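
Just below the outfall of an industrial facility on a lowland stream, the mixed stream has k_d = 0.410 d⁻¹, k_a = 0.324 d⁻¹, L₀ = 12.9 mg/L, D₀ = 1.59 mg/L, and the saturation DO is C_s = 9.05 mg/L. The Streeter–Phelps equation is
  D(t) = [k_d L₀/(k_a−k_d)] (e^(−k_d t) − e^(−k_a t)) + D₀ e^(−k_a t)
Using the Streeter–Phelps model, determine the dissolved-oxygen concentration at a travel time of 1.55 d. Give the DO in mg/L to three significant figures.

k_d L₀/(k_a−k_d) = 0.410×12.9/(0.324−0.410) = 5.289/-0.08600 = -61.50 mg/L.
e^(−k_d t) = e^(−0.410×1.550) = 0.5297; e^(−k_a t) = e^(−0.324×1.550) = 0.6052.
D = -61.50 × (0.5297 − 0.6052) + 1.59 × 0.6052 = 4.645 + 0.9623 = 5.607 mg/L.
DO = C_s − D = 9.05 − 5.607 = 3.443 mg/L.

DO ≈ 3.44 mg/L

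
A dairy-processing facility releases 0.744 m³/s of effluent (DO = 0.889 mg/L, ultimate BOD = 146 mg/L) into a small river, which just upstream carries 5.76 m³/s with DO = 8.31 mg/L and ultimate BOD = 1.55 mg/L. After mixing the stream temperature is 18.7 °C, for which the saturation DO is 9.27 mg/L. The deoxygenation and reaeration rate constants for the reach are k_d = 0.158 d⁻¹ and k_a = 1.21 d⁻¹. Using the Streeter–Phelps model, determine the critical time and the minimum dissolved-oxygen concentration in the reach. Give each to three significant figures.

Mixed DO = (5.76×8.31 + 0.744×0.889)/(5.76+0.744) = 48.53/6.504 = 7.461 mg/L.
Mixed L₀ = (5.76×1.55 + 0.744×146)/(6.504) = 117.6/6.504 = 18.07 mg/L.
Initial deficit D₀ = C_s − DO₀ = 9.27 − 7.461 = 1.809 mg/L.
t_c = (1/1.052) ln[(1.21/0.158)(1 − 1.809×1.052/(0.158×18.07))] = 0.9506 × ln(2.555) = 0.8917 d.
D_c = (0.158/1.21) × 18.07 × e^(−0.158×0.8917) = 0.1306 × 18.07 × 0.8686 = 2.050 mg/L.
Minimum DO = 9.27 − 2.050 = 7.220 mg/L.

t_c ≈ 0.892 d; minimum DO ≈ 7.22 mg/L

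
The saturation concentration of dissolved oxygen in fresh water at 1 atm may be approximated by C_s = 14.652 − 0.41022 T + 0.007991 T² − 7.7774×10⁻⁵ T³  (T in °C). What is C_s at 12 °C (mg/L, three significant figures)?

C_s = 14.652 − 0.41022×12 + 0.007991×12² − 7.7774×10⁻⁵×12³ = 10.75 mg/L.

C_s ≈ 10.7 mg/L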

========================================================================

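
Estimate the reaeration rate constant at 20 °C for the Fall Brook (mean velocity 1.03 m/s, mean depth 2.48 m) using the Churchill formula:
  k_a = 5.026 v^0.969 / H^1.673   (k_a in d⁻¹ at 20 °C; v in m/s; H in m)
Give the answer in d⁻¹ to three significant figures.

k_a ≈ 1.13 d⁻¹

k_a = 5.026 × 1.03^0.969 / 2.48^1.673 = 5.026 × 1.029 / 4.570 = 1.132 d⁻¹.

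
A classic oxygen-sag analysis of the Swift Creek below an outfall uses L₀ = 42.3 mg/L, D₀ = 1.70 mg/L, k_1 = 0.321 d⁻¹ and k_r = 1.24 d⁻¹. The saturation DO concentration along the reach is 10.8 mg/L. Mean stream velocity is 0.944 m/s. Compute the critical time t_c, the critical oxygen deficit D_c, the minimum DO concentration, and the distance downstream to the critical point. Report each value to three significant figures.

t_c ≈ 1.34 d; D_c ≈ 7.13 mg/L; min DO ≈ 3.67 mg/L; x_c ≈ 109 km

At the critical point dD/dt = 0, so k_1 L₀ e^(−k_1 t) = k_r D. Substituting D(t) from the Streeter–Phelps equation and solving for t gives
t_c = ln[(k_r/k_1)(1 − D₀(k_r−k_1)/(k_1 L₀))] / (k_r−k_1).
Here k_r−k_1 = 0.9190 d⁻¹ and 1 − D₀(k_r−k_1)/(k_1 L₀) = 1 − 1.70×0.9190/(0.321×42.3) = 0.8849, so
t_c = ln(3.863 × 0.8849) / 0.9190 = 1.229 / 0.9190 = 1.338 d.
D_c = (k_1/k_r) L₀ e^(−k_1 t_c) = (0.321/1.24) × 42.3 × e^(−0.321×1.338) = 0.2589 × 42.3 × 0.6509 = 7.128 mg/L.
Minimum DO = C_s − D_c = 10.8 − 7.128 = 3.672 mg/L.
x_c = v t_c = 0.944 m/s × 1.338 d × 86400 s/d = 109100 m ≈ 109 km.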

========================================================================

- Problem details
From the records above, print only the lines between the one holding "Just below the" and the one holding "D(t) = [k_d L₀/(k_a−k_d)]", inclusive, exactly as they stand.

- Problem solution
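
Just below the outfall of an industrial facility on a lowland stream, the mixed stream has k_d = 0.410 d⁻¹, k_a = 0.324 d⁻¹, L₀ = 12.9 mg/L, D₀ = 1.59 mg/L, and the saturation DO is C_s = 9.05 mg/L. The Streeter–Phelps equation is
  D(t) = [k_d L₀/(k_a−k_d)] (e^(−k_d t) − e^(−k_a t)) + D₀ e^(−k_a t)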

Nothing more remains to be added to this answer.